▶ _What you have to do_
If a line of the records holds the word "cantus", copy it out.

Extracted records
▼

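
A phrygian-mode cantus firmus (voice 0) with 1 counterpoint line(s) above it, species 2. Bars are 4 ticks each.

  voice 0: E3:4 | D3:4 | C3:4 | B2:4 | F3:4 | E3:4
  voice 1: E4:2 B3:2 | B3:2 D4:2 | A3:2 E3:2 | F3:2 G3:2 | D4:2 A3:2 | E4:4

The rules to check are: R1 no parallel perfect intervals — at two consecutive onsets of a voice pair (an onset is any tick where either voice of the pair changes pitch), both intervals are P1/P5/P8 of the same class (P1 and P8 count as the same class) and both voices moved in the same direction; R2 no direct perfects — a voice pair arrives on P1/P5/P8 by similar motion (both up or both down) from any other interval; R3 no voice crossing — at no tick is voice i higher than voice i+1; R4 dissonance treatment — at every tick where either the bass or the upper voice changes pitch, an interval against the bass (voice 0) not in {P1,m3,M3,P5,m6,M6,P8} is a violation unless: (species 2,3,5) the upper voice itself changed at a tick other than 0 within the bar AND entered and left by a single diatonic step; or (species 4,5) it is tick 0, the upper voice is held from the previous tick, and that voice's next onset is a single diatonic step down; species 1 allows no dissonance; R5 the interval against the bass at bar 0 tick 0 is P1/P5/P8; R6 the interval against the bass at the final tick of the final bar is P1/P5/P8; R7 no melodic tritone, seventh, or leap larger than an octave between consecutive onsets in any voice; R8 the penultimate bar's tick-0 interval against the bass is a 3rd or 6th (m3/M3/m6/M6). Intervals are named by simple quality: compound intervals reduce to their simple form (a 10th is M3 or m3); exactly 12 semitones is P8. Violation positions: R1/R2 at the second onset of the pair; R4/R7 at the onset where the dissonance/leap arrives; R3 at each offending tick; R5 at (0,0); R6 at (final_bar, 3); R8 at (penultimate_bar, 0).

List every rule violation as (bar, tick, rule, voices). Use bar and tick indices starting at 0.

bar 0: v0=E3 v1=E4 downbeat P8
bar 1: v0=D3 v1=B3 downbeat M6
bar 2: v0=C3 v1=A3 downbeat M6
bar 3: v0=B2 v1=F3 downbeat TT
bar 4: v0=F3 v1=D4 downbeat M6
bar 5: v0=E3 v1=E4 downbeat P8
  -> R4 @ bar 3 tick 0 v(0, 1): B2/F3 TT untreated
  -> R7 @ bar 4 tick 0 v(0,): B2->F3 leap 6st

(3, 0, R4, (0, 1))
(4, 0, R7, (0,))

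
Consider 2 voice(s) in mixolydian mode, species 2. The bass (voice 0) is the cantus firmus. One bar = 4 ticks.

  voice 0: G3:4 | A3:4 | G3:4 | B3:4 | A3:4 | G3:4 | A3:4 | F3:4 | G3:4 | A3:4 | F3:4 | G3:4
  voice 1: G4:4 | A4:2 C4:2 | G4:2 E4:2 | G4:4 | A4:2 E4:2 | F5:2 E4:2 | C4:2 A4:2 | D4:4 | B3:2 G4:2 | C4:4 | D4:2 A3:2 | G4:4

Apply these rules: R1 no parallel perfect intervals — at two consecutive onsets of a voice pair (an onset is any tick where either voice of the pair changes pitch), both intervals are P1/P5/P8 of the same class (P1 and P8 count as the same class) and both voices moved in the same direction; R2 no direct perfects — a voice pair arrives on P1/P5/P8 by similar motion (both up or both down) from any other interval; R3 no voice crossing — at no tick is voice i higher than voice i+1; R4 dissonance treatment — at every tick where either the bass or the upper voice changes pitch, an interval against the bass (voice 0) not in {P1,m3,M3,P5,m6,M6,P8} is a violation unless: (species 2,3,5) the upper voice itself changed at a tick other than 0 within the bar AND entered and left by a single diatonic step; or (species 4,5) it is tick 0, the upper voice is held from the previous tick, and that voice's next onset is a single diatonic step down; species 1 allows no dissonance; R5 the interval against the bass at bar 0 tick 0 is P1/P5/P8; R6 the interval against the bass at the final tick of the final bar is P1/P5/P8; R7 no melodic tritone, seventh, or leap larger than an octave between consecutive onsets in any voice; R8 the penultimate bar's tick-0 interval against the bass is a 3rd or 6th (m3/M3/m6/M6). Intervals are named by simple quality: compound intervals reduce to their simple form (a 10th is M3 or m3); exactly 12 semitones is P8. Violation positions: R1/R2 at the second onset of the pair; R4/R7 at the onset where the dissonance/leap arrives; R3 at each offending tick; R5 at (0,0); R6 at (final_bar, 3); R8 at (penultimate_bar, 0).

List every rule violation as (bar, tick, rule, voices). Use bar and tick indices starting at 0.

(1, 0, R1, (0, 1))
(5, 0, R4, (0, 1))
(5, 0, R7, (1,))
(5, 2, R7, (1,))
(11, 0, R2, (0, 1))
(11, 0, R7, (1,))

bar 0: v0=G3 v1=G4 downbeat P8
bar 1: v0=A3 v1=A4 downbeat P8
bar 2: v0=G3 v1=G4 downbeat P8
bar 3: v0=B3 v1=G4 downbeat m6
bar 4: v0=A3 v1=A4 downbeat P8
bar 5: v0=G3 v1=F5 downbeat m7
bar 6: v0=A3 v1=C4 downbeat m3
bar 7: v0=F3 v1=D4 downbeat M6
bar 8: v0=G3 v1=B3 downbeat M3
bar 9: v0=A3 v1=C4 downbeat m3
bar 10: v0=F3 v1=D4 downbeat M6
bar 11: v0=G3 v1=G4 downbeat P8
  -> R1 @ bar 1 tick 0 v(0, 1): G3/G4 P8 -> A3/A4 P8 similar
  -> R4 @ bar 5 tick 0 v(0, 1): G3/F5 m7 untreated
  -> R7 @ bar 5 tick 0 v(1,): E4->F5 leap 13st
  -> R7 @ bar 5 tick 2 v(1,): F5->E4 leap 13st
  -> R2 @ bar 11 tick 0 v(0, 1): F3/A3 M3 -> G3/G4 P8 similar
  -> R7 @ bar 11 tick 0 v(1,): A3->G4 leap 10st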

▲

▶ _Output_
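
A phrygian-mode cantus firmus (voice 0) with 1 counterpoint line(s) above it, species 2. Bars are 4 ticks each.
Consider 2 voice(s) in mixolydian mode, species 2. The bass (voice 0) is the cantus firmus. One bar = 4 ticks.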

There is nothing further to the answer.